▸ What the task requires
Could you copy every line of the data that contains "states"?

▸ Recorded information
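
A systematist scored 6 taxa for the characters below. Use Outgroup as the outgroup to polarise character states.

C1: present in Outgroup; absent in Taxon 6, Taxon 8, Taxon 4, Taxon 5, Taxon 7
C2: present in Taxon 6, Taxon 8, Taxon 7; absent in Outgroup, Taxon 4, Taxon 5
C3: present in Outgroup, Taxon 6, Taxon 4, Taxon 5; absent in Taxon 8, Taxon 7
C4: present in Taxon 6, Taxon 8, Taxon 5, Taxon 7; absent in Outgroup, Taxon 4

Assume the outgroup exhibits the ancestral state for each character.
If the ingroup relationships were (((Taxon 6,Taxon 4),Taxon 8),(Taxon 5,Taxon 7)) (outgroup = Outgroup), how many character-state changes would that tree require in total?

Map each character onto (((Taxon 6,Taxon 4),Taxon 8),(Taxon 5,Taxon 7)) (rooted by Outgroup) and count the minimum state changes it requires (Fitch parsimony):
C1: 1; C2: 3; C3: 2; C4: 2.
Total tree length = 8.

8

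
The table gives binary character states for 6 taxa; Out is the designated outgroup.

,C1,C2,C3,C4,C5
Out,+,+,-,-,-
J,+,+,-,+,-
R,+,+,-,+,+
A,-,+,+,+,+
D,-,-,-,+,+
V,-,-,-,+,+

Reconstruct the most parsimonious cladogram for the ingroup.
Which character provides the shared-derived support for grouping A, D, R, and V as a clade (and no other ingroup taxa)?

C5

Character polarity is set by the outgroup: the derived state is whichever differs from the outgroup's state, so for C1, C2 the derived state is '-', and for the remaining characters it is '+'.
C1: derived state '-' in A, D, and V only — synapomorphy for {A, D, V}.
Only D and V show the derived state '-' for C2, supporting them as a clade.
C3 (derived state '+') is unique to A (autapomorphy; uninformative for grouping).
All ingroup taxa share the derived state '+' for C4; it defines the ingroup but does not resolve relationships within it.
C5: derived state '+' in A, D, R, and V only — synapomorphy for {A, D, R, V}.
Most parsimonious ingroup topology: (J,(R,(A,(D,V)))).
The clade {A, D, R, V} is supported by C5: its derived state '+' occurs in exactly those taxa and in no other taxon (including the outgroup).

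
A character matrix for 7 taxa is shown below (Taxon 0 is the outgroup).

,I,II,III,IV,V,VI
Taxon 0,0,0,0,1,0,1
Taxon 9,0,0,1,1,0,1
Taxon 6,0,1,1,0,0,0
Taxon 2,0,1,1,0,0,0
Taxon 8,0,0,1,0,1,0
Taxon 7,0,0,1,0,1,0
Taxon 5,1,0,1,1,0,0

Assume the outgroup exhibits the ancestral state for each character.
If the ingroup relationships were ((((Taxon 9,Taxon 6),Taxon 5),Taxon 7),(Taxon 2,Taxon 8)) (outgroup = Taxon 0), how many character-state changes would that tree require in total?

11

Map each character onto ((((Taxon 9,Taxon 6),Taxon 5),Taxon 7),(Taxon 2,Taxon 8)) (rooted by Taxon 0) and count the minimum state changes it requires (Fitch parsimony):
I: 1; II: 2; III: 1; IV: 3; V: 2; VI: 2.
Total tree length = 11.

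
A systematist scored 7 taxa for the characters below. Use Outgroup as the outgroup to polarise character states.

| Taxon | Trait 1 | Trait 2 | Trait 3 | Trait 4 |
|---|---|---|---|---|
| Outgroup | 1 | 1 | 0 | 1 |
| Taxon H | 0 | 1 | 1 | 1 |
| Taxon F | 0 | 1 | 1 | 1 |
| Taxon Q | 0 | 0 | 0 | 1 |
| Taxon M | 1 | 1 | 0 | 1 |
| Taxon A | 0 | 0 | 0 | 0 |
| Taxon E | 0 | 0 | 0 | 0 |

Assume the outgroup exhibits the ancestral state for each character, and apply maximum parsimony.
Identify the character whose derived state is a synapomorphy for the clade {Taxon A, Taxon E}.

Character polarity is set by the outgroup: the derived state is whichever differs from the outgroup's state, so for Trait 1, Trait 2, Trait 4 the derived state is '0', and for the remaining characters it is '1'.
Trait 1 (derived state '0') is shared by Taxon A, Taxon E, Taxon F, Taxon H, and Taxon Q — a synapomorphy uniting that clade.
Trait 2 (derived state '0') is shared by Taxon A, Taxon E, and Taxon Q — a synapomorphy uniting that clade.
Trait 3: derived state '1' in Taxon F and Taxon H only — synapomorphy for {Taxon F, Taxon H}.
Only Taxon A and Taxon E show the derived state '0' for Trait 4, supporting them as a clade.
Most parsimonious ingroup topology: (((Taxon H,Taxon F),(Taxon Q,(Taxon A,Taxon E))),Taxon M).
The clade {Taxon A, Taxon E} is supported by Trait 4: its derived state '0' occurs in exactly those taxa and in no other taxon (including the outgroup).

Trait 4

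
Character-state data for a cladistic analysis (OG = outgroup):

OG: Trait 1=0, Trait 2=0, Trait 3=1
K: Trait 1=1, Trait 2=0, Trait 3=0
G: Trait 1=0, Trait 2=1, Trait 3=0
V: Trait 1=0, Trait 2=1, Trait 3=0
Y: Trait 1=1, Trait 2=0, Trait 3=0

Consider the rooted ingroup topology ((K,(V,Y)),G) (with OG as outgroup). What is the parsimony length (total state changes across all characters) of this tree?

5

Map each character onto ((K,(V,Y)),G) (rooted by OG) and count the minimum state changes it requires (Fitch parsimony):
Trait 1: 2; Trait 2: 2; Trait 3: 1.
Total tree length = 5.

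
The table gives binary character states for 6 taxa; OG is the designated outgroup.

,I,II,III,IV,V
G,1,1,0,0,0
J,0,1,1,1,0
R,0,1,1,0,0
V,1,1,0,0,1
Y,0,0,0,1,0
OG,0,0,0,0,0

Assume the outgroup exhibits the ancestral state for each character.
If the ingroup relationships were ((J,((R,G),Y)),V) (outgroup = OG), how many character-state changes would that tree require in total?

Map each character onto ((J,((R,G),Y)),V) (rooted by OG) and count the minimum state changes it requires (Fitch parsimony):
I: 2; II: 2; III: 2; IV: 2; V: 1.
Total tree length = 9.

9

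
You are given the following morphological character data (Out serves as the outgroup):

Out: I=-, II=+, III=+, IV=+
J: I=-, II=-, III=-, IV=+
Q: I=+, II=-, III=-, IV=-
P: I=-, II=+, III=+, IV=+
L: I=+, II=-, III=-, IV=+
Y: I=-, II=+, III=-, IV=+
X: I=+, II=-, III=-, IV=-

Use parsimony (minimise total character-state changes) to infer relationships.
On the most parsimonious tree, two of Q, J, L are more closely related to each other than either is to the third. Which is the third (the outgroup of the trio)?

J

Character polarity is set by the outgroup: the derived state is whichever differs from the outgroup's state, so for II, III, IV the derived state is '-', and for the remaining characters it is '+'.
Only L, Q, and X show the derived state '+' for I, supporting them as a clade.
II: derived state '-' in J, L, Q, and X only — synapomorphy for {J, L, Q, X}.
III: derived state '-' in J, L, Q, X, and Y only — synapomorphy for {J, L, Q, X, Y}.
Only Q and X show the derived state '-' for IV, supporting them as a clade.
Most parsimonious ingroup topology: (((J,((Q,X),L)),Y),P).
Q and L share a more recent common ancestor with each other than either does with J, so J is the least closely related of the three.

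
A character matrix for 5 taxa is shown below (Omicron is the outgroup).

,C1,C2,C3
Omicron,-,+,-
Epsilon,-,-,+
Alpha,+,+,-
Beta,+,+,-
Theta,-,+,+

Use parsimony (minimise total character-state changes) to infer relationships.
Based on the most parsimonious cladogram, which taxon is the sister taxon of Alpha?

Character polarity is set by the outgroup: the derived state is whichever differs from the outgroup's state, so for C2 the derived state is '-', and for the remaining characters it is '+'.
C1: derived state '+' in Alpha and Beta only — synapomorphy for {Alpha, Beta}.
C2: derived state '-' in Epsilon only — an autapomorphy, so it tells us nothing about relationships among taxa.
Only Epsilon and Theta show the derived state '+' for C3, supporting them as a clade.
Most parsimonious ingroup topology: ((Epsilon,Theta),(Alpha,Beta)).
Alpha and Beta form a cherry on this tree, so they are sister taxa.

Beta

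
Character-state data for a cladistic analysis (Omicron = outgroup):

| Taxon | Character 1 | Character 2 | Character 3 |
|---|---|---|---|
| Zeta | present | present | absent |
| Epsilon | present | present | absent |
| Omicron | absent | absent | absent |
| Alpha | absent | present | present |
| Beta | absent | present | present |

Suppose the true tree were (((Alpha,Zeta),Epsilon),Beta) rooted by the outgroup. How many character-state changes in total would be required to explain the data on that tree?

5

Map each character onto (((Alpha,Zeta),Epsilon),Beta) (rooted by Omicron) and count the minimum state changes it requires (Fitch parsimony):
Character 1: 2; Character 2: 1; Character 3: 2.
Total tree length = 5.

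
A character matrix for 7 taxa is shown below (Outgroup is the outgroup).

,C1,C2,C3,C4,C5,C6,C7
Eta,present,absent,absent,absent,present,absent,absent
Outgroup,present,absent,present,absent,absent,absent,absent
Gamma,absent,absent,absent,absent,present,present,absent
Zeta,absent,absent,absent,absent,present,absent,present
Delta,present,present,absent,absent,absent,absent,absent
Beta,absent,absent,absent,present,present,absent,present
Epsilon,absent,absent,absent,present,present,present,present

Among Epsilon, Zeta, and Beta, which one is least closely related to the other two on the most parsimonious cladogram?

Character polarity is set by the outgroup: the derived state is whichever differs from the outgroup's state, so for C1, C3 the derived state is 'absent', and for the remaining characters it is 'present'.
C1: derived state 'absent' in Beta, Epsilon, Gamma, and Zeta only — synapomorphy for {Beta, Epsilon, Gamma, Zeta}.
C2 (derived state 'present') is unique to Delta (autapomorphy; uninformative for grouping).
C3 (derived state 'absent') is shared by all ingroup taxa — unites the whole ingroup.
C4: derived state 'present' in Beta and Epsilon only — synapomorphy for {Beta, Epsilon}.
Only Beta, Epsilon, Eta, Gamma, and Zeta show the derived state 'present' for C5, supporting them as a clade.
C6 groups Epsilon and Gamma, which is incompatible with the clades supported by the remaining characters; treating it as convergent (homoplasy) costs fewer steps than any alternative tree.
Only Beta, Epsilon, and Zeta show the derived state 'present' for C7, supporting them as a clade.
Most parsimonious ingroup topology: (((((Epsilon,Beta),Zeta),Gamma),Eta),Delta).
Beta and Epsilon share a more recent common ancestor with each other than either does with Zeta, so Zeta is the least closely related of the three.

Zeta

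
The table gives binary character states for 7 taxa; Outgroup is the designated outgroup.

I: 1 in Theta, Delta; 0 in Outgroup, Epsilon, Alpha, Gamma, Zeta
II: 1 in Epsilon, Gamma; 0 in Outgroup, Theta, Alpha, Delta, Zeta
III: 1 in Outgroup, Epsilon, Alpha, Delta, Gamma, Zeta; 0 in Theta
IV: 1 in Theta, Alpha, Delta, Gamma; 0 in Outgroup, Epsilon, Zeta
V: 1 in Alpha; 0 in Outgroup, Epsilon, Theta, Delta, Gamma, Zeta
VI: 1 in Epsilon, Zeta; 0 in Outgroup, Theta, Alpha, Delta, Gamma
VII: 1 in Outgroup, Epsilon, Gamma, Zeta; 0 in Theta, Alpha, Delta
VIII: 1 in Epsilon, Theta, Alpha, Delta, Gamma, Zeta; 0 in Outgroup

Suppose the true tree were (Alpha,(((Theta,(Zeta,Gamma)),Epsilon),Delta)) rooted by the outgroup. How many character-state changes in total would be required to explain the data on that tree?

15

Map each character onto (Alpha,(((Theta,(Zeta,Gamma)),Epsilon),Delta)) (rooted by Outgroup) and count the minimum state changes it requires (Fitch parsimony):
I: 2; II: 2; III: 1; IV: 3; V: 1; VI: 2; VII: 3; VIII: 1.
Total tree length = 15.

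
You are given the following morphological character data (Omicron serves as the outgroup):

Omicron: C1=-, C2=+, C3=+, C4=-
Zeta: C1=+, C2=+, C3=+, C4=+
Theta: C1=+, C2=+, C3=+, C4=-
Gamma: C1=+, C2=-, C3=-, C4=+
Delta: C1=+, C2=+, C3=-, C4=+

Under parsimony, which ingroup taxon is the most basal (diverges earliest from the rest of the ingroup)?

Character polarity is set by the outgroup: the derived state is whichever differs from the outgroup's state, so for C2, C3 the derived state is '-', and for the remaining characters it is '+'.
C1 (derived state '+') is shared by all ingroup taxa — unites the whole ingroup.
C2 (derived state '-') is unique to Gamma (autapomorphy; uninformative for grouping).
Only Delta and Gamma show the derived state '-' for C3, supporting them as a clade.
C4: derived state '+' in Delta, Gamma, and Zeta only — synapomorphy for {Delta, Gamma, Zeta}.
Most parsimonious ingroup topology: ((Zeta,(Gamma,Delta)),Theta).
Theta is sister to the clade containing all other ingroup taxa, so it is the earliest-diverging (most basal) ingroup lineage.

Theta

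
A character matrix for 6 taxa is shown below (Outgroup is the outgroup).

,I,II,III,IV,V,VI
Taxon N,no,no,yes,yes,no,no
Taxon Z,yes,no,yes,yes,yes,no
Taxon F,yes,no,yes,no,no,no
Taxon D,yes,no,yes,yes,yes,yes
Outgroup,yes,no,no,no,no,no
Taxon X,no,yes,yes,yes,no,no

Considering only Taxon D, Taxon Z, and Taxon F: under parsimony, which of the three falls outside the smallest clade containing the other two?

Taxon F

Character polarity is set by the outgroup: the derived state is whichever differs from the outgroup's state, so for I the derived state is 'no', and for the remaining characters it is 'yes'.
I (derived state 'no') is shared by Taxon N and Taxon X — a synapomorphy uniting that clade.
II (derived state 'yes') is unique to Taxon X (autapomorphy; uninformative for grouping).
All ingroup taxa share the derived state 'yes' for III; it defines the ingroup but does not resolve relationships within it.
Only Taxon D, Taxon N, Taxon X, and Taxon Z show the derived state 'yes' for IV, supporting them as a clade.
V: derived state 'yes' in Taxon D and Taxon Z only — synapomorphy for {Taxon D, Taxon Z}.
VI: derived state 'yes' in Taxon D only — an autapomorphy, so it tells us nothing about relationships among taxa.
Most parsimonious ingroup topology: (((Taxon Z,Taxon D),(Taxon N,Taxon X)),Taxon F).
Taxon Z and Taxon D share a more recent common ancestor with each other than either does with Taxon F, so Taxon F is the least closely related of the three.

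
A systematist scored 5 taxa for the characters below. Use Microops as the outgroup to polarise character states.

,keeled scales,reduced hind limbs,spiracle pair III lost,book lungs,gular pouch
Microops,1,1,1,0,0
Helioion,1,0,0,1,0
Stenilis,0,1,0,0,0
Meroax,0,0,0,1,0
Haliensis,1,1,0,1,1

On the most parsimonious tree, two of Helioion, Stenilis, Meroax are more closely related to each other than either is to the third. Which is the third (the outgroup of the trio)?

Character polarity is set by the outgroup: the derived state is whichever differs from the outgroup's state, so for keeled scales, reduced hind limbs, spiracle pair III lost the derived state is '0', and for the remaining characters it is '1'.
keeled scales groups Meroax and Stenilis, which is incompatible with the clades supported by the remaining characters; treating it as convergent (homoplasy) costs fewer steps than any alternative tree.
Only Helioion and Meroax show the derived state '0' for reduced hind limbs, supporting them as a clade.
spiracle pair III lost (derived state '0') is shared by all ingroup taxa — unites the whole ingroup.
Only Haliensis, Helioion, and Meroax show the derived state '1' for book lungs, supporting them as a clade.
gular pouch: derived state '1' in Haliensis only — an autapomorphy, so it tells us nothing about relationships among taxa.
Most parsimonious ingroup topology: (((Helioion,Meroax),Haliensis),Stenilis).
Helioion and Meroax share a more recent common ancestor with each other than either does with Stenilis, so Stenilis is the least closely related of the three.

Stenilis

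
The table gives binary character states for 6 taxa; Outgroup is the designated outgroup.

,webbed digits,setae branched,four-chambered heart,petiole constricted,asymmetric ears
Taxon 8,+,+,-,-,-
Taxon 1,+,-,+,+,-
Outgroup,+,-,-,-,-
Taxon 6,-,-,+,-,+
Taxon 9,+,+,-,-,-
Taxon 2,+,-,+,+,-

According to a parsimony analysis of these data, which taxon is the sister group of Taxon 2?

Taxon 1

Character polarity is set by the outgroup: the derived state is whichever differs from the outgroup's state, so for webbed digits the derived state is '-', and for the remaining characters it is '+'.
webbed digits: derived state '-' in Taxon 6 only — an autapomorphy, so it tells us nothing about relationships among taxa.
Only Taxon 8 and Taxon 9 show the derived state '+' for setae branched, supporting them as a clade.
four-chambered heart (derived state '+') is shared by Taxon 1, Taxon 2, and Taxon 6 — a synapomorphy uniting that clade.
petiole constricted: derived state '+' in Taxon 1 and Taxon 2 only — synapomorphy for {Taxon 1, Taxon 2}.
asymmetric ears: derived state '+' in Taxon 6 only — an autapomorphy, so it tells us nothing about relationships among taxa.
Most parsimonious ingroup topology: (((Taxon 2,Taxon 1),Taxon 6),(Taxon 8,Taxon 9)).
Taxon 2 and Taxon 1 form a cherry on this tree, so they are sister taxa.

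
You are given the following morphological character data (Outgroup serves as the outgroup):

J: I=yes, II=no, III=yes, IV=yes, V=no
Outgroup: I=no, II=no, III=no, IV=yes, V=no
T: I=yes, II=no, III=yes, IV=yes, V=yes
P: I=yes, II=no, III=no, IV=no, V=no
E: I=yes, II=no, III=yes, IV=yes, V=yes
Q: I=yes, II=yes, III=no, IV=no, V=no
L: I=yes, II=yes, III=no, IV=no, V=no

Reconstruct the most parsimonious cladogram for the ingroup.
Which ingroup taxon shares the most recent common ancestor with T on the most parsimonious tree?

Character polarity is set by the outgroup: the derived state is whichever differs from the outgroup's state, so for IV the derived state is 'no', and for the remaining characters it is 'yes'.
All ingroup taxa share the derived state 'yes' for I; it defines the ingroup but does not resolve relationships within it.
II (derived state 'yes') is shared by L and Q — a synapomorphy uniting that clade.
III: derived state 'yes' in E, J, and T only — synapomorphy for {E, J, T}.
IV: derived state 'no' in L, P, and Q only — synapomorphy for {L, P, Q}.
Only E and T show the derived state 'yes' for V, supporting them as a clade.
Most parsimonious ingroup topology: (((E,T),J),((L,Q),P)).
T and E form a cherry on this tree, so they are sister taxa.

E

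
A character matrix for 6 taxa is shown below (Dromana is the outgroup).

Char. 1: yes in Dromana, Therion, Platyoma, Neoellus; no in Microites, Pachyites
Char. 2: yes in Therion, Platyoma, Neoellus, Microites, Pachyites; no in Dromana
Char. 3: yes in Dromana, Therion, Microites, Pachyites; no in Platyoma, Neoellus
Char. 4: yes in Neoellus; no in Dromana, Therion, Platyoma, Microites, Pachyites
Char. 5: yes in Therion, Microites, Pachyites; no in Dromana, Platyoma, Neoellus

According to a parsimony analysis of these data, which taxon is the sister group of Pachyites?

Character polarity is set by the outgroup: the derived state is whichever differs from the outgroup's state, so for Char. 1, Char. 3 the derived state is 'no', and for the remaining characters it is 'yes'.
Only Microites and Pachyites show the derived state 'no' for Char. 1, supporting them as a clade.
All ingroup taxa share the derived state 'yes' for Char. 2; it defines the ingroup but does not resolve relationships within it.
Only Neoellus and Platyoma show the derived state 'no' for Char. 3, supporting them as a clade.
Char. 4 (derived state 'yes') is unique to Neoellus (autapomorphy; uninformative for grouping).
Only Microites, Pachyites, and Therion show the derived state 'yes' for Char. 5, supporting them as a clade.
Most parsimonious ingroup topology: ((Therion,(Microites,Pachyites)),(Platyoma,Neoellus)).
Pachyites and Microites form a cherry on this tree, so they are sister taxa.

Microites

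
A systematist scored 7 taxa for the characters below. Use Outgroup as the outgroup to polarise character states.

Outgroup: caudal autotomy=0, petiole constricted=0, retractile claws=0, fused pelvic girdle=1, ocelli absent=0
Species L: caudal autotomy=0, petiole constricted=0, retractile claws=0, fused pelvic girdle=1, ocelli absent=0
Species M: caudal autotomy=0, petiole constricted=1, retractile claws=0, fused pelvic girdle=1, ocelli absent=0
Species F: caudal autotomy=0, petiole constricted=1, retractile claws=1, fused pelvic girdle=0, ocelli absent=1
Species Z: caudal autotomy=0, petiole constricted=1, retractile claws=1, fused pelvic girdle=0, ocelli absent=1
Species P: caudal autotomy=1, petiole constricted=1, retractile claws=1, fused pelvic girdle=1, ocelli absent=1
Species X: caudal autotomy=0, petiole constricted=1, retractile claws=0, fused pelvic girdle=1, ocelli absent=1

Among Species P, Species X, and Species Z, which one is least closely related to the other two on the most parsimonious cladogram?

Species X

Character polarity is set by the outgroup: the derived state is whichever differs from the outgroup's state, so for fused pelvic girdle the derived state is '0', and for the remaining characters it is '1'.
caudal autotomy: derived state '1' in Species P only — an autapomorphy, so it tells us nothing about relationships among taxa.
petiole constricted (derived state '1') is shared by Species F, Species M, Species P, Species X, and Species Z — a synapomorphy uniting that clade.
retractile claws (derived state '1') is shared by Species F, Species P, and Species Z — a synapomorphy uniting that clade.
Only Species F and Species Z show the derived state '0' for fused pelvic girdle, supporting them as a clade.
Only Species F, Species P, Species X, and Species Z show the derived state '1' for ocelli absent, supporting them as a clade.
Most parsimonious ingroup topology: (Species L,(Species M,(((Species F,Species Z),Species P),Species X))).
Species P and Species Z share a more recent common ancestor with each other than either does with Species X, so Species X is the least closely related of the three.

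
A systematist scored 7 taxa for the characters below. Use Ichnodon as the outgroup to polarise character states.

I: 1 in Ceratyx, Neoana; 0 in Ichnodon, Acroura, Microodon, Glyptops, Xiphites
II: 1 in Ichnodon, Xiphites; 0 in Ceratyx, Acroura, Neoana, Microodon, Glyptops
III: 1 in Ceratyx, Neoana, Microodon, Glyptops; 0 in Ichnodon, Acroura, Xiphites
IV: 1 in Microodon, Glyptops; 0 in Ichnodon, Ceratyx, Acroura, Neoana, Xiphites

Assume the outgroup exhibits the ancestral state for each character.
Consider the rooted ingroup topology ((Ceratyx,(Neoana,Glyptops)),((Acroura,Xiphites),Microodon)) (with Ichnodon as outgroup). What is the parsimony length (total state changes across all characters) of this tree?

Map each character onto ((Ceratyx,(Neoana,Glyptops)),((Acroura,Xiphites),Microodon)) (rooted by Ichnodon) and count the minimum state changes it requires (Fitch parsimony):
I: 2; II: 2; III: 2; IV: 2.
Total tree length = 8.

8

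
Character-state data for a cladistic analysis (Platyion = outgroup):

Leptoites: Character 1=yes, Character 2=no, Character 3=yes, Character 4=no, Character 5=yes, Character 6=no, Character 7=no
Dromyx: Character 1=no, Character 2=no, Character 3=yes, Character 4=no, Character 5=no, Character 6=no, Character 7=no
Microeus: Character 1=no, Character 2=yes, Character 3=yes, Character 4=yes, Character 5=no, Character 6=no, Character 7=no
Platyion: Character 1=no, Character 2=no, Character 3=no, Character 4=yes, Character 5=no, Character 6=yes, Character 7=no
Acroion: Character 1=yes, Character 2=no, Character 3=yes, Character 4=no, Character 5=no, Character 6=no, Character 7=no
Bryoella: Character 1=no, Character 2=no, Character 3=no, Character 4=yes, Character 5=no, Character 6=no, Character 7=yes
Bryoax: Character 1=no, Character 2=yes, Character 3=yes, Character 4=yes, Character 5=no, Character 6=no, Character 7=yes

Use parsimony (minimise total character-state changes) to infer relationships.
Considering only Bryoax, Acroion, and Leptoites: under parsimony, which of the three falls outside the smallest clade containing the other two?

Bryoax

Character polarity is set by the outgroup: the derived state is whichever differs from the outgroup's state, so for Character 4, Character 6 the derived state is 'no', and for the remaining characters it is 'yes'.
Only Acroion and Leptoites show the derived state 'yes' for Character 1, supporting them as a clade.
Character 2: derived state 'yes' in Bryoax and Microeus only — synapomorphy for {Bryoax, Microeus}.
Only Acroion, Bryoax, Dromyx, Leptoites, and Microeus show the derived state 'yes' for Character 3, supporting them as a clade.
Character 4 (derived state 'no') is shared by Acroion, Dromyx, and Leptoites — a synapomorphy uniting that clade.
Character 5: derived state 'yes' in Leptoites only — an autapomorphy, so it tells us nothing about relationships among taxa.
All ingroup taxa share the derived state 'no' for Character 6; it defines the ingroup but does not resolve relationships within it.
Character 7 (state 'yes') occurs in Bryoax and Bryoella but conflicts with the nesting implied by the other characters — most parsimoniously interpreted as homoplasy.
Most parsimonious ingroup topology: ((((Acroion,Leptoites),Dromyx),(Bryoax,Microeus)),Bryoella).
Leptoites and Acroion share a more recent common ancestor with each other than either does with Bryoax, so Bryoax is the least closely related of the three.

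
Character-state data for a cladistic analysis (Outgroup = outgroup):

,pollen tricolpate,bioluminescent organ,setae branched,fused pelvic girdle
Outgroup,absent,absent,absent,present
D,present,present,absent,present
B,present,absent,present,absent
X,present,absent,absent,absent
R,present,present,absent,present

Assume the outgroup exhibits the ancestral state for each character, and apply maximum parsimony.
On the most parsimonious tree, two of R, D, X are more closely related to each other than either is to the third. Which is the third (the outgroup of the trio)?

Character polarity is set by the outgroup: the derived state is whichever differs from the outgroup's state, so for fused pelvic girdle the derived state is 'absent', and for the remaining characters it is 'present'.
All ingroup taxa share the derived state 'present' for pollen tricolpate; it defines the ingroup but does not resolve relationships within it.
bioluminescent organ (derived state 'present') is shared by D and R — a synapomorphy uniting that clade.
setae branched: derived state 'present' in B only — an autapomorphy, so it tells us nothing about relationships among taxa.
fused pelvic girdle (derived state 'absent') is shared by B and X — a synapomorphy uniting that clade.
Most parsimonious ingroup topology: ((D,R),(B,X)).
R and D share a more recent common ancestor with each other than either does with X, so X is the least closely related of the three.

X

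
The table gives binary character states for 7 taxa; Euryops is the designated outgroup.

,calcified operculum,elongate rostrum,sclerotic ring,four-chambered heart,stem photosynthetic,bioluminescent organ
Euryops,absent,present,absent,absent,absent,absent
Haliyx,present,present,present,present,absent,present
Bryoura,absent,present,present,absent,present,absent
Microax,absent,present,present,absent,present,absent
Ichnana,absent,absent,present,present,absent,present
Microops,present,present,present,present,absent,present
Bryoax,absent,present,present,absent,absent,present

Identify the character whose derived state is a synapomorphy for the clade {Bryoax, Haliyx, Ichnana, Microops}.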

▸ Solution to the exercise
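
A systematist scored 6 taxa for the characters below. Use Outgroup as the outgroup to polarise character states.
The table gives binary character states for 6 taxa; Out is the designated outgroup.
A systematist scored 7 taxa for the characters below. Use Outgroup as the outgroup to polarise character states.
The table gives binary character states for 6 taxa; OG is the designated outgroup.
The table gives binary character states for 7 taxa; Outgroup is the designated outgroup.
A systematist scored 5 taxa for the characters below. Use Microops as the outgroup to polarise character states.
The table gives binary character states for 6 taxa; Outgroup is the designated outgroup.
A systematist scored 7 taxa for the characters below. Use Outgroup as the outgroup to polarise character states.
A systematist scored 7 taxa for the characters below. Use Ichnodon as the outgroup to polarise character states.
The table gives binary character states for 7 taxa; Euryops is the designated outgroup.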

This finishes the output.